Start of Data in this exercise

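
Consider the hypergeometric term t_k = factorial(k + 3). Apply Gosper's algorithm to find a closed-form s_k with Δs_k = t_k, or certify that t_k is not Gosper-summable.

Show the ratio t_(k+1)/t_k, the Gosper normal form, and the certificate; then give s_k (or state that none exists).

none (Gosper's algorithm certifies no s_k)

The ratio is k + 4.
So A=k + 4 and B=1, with C=1.
Solve (k + 4)·f(k+1) − (1)·f(k) = 1.
From deg A=1, deg B=0, deg C=0: d=-1.
d = -1 < 0 ⇒ no nonzero polynomial f; not summable.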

End of Data in this exercise

## What you have to do
An exact reproduction of all the records is required.

## Written answer
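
Consider the hypergeometric term t_k = factorial(k + 3). Apply Gosper's algorithm to find a closed-form s_k with Δs_k = t_k, or certify that t_k is not Gosper-summable.

Show the ratio t_(k+1)/t_k, the Gosper normal form, and the certificate; then give s_k (or state that none exists).

none (Gosper's algorithm certifies no s_k)

The ratio is k + 4.
So A=k + 4 and B=1, with C=1.
Solve (k + 4)·f(k+1) − (1)·f(k) = 1.
From deg A=1, deg B=0, deg C=0: d=-1.
d = -1 < 0 ⇒ no nonzero polynomial f; not summable.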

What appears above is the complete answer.